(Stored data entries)
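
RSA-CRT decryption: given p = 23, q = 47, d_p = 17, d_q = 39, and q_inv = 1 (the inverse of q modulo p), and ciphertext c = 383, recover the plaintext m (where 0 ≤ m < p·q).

585

m₁ = c^(d_p) mod p: c ≡ 15 (mod 23), and 15^17 mod 23 = 10.
m₂ = c^(d_q) mod q: c ≡ 7 (mod 47), and 7^39 mod 47 = 21.
h = q_inv·(m₁ − m₂) mod p = 1·(10 − 21) mod 23 = 12.
m = m₂ + h·q = 21 + 12·47 = 585.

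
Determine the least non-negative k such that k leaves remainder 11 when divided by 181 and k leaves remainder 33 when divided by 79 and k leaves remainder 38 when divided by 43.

576496

The moduli are pairwise coprime; N = 181·79·43 = 614857.
N/181 = 3397; 3397 ≡ 139 (mod 181); 139·56 ≡ 1, so inverse 56.
N/79 = 7783; 7783 ≡ 41 (mod 79); 41·27 ≡ 1, so inverse 27.
N/43 = 14299; 14299 ≡ 23 (mod 43); 23·15 ≡ 1, so inverse 15.
k ≡ 11·3397·56 + 33·7783·27 + 38·14299·15 = 17177635.
17177635 mod 614857 = 576496.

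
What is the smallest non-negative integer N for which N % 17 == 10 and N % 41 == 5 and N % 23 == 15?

The moduli are pairwise coprime; M = 17·41·23 = 16031.
M/17 = 943; 943 ≡ 8 (mod 17); 8·15 ≡ 1, so inverse 15.
M/41 = 391; 391 ≡ 22 (mod 41); 22·28 ≡ 1, so inverse 28.
M/23 = 697; 697 ≡ 7 (mod 23); 7·10 ≡ 1, so inverse 10.
N ≡ 10·943·15 + 5·391·28 + 15·697·10 = 300740.
300740 mod 16031 = 12182.

12182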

* _Task details_: Your task is to set down all of the entries exactly as they appear.

* _Exercise solution_:
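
RSA-CRT decryption: given p = 23, q = 47, d_p = 17, d_q = 39, and q_inv = 1 (the inverse of q modulo p), and ciphertext c = 383, recover the plaintext m (where 0 ≤ m < p·q).

585

m₁ = c^(d_p) mod p: c ≡ 15 (mod 23), and 15^17 mod 23 = 10.
m₂ = c^(d_q) mod q: c ≡ 7 (mod 47), and 7^39 mod 47 = 21.
h = q_inv·(m₁ − m₂) mod p = 1·(10 − 21) mod 23 = 12.
m = m₂ + h·q = 21 + 12·47 = 585.

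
Determine the least non-negative k such that k leaves remainder 11 when divided by 181 and k leaves remainder 33 when divided by 79 and k leaves remainder 38 when divided by 43.

576496

The moduli are pairwise coprime; N = 181·79·43 = 614857.
N/181 = 3397; 3397 ≡ 139 (mod 181); 139·56 ≡ 1, so inverse 56.
N/79 = 7783; 7783 ≡ 41 (mod 79); 41·27 ≡ 1, so inverse 27.
N/43 = 14299; 14299 ≡ 23 (mod 43); 23·15 ≡ 1, so inverse 15.
k ≡ 11·3397·56 + 33·7783·27 + 38·14299·15 = 17177635.
17177635 mod 614857 = 576496.

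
What is the smallest non-negative integer N for which N % 17 == 10 and N % 41 == 5 and N % 23 == 15?

The moduli are pairwise coprime; M = 17·41·23 = 16031.
M/17 = 943; 943 ≡ 8 (mod 17); 8·15 ≡ 1, so inverse 15.
M/41 = 391; 391 ≡ 22 (mod 41); 22·28 ≡ 1, so inverse 28.
M/23 = 697; 697 ≡ 7 (mod 23); 7·10 ≡ 1, so inverse 10.
N ≡ 10·943·15 + 5·391·28 + 15·697·10 = 300740.
300740 mod 16031 = 12182.

12182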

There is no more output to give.